YOUR ASSIGNMENT: The listing below must be copied exactly and in full.

PROVIDED INFORMATION:
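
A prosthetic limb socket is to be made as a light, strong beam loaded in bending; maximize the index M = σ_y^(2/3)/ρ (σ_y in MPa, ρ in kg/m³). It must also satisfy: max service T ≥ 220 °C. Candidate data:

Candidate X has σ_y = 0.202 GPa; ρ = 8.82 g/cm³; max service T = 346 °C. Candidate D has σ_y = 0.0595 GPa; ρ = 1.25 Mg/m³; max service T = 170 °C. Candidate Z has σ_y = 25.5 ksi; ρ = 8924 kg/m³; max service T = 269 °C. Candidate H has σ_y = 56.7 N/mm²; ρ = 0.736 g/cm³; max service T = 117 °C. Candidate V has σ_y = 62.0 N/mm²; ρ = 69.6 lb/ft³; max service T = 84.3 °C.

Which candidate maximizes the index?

candidate X

Screen on constraints: max service T ≥ 220 °C. Survivors: candidate X, candidate Z.
In SI units:
  candidate X: σ_y = 202.0 MPa, ρ = 8820 kg/m³
  candidate Z: σ_y = 175.8 MPa, ρ = 8924 kg/m³
  candidate X: M = 3.90×10⁻³
  candidate Z: M = 3.52×10⁻³
The maximum is for candidate X.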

SOLUTION FOR THIS EXERCISE:
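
A prosthetic limb socket is to be made as a light, strong beam loaded in bending; maximize the index M = σ_y^(2/3)/ρ (σ_y in MPa, ρ in kg/m³). It must also satisfy: max service T ≥ 220 °C. Candidate data:

Candidate X has σ_y = 0.202 GPa; ρ = 8.82 g/cm³; max service T = 346 °C. Candidate D has σ_y = 0.0595 GPa; ρ = 1.25 Mg/m³; max service T = 170 °C. Candidate Z has σ_y = 25.5 ksi; ρ = 8924 kg/m³; max service T = 269 °C. Candidate H has σ_y = 56.7 N/mm²; ρ = 0.736 g/cm³; max service T = 117 °C. Candidate V has σ_y = 62.0 N/mm²; ρ = 69.6 lb/ft³; max service T = 84.3 °C.

Which candidate maximizes the index?

candidate X

Screen on constraints: max service T ≥ 220 °C. Survivors: candidate X, candidate Z.
In SI units:
  candidate X: σ_y = 202.0 MPa, ρ = 8820 kg/m³
  candidate Z: σ_y = 175.8 MPa, ρ = 8924 kg/m³
  candidate X: M = 3.90×10⁻³
  candidate Z: M = 3.52×10⁻³
The maximum is for candidate X.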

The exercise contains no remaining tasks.